- ASSIGNED TASK: Each line below that includes the word "form" is to be reported.
##### RECORDS SUPPLIED #####
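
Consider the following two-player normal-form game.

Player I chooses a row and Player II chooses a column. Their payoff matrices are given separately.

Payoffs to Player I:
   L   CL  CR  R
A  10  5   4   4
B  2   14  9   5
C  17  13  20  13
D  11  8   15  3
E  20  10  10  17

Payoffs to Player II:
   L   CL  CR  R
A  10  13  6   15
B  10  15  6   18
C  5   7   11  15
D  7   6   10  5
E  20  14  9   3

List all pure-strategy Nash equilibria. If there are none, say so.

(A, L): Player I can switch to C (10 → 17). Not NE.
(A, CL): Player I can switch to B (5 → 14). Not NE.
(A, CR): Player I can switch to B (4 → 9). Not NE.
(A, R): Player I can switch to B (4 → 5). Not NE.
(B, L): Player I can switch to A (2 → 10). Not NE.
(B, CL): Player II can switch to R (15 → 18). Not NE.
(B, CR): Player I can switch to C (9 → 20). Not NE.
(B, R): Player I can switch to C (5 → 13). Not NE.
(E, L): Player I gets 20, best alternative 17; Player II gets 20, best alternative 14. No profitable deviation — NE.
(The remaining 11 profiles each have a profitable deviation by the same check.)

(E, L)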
#####
##### RECORDS SUPPLIED #####
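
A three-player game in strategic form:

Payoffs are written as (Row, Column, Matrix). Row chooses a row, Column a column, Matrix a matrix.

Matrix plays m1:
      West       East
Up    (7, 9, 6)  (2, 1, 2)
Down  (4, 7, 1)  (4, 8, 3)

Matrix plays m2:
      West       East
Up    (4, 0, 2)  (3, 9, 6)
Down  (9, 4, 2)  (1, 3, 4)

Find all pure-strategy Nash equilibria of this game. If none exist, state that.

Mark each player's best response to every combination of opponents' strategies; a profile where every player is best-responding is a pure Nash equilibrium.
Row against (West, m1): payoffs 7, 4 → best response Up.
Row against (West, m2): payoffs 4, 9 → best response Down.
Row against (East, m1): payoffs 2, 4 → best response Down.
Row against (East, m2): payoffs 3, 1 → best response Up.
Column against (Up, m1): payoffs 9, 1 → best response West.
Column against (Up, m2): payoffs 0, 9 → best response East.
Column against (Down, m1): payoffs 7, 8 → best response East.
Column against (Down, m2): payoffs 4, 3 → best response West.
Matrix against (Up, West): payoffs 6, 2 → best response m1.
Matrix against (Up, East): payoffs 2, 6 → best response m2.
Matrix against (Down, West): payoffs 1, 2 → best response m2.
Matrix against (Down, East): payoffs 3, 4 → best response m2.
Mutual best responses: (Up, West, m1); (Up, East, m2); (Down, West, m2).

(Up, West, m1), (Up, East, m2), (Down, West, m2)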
#####
- RESULT:
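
Consider the following two-player normal-form game.
A three-player game in strategic form: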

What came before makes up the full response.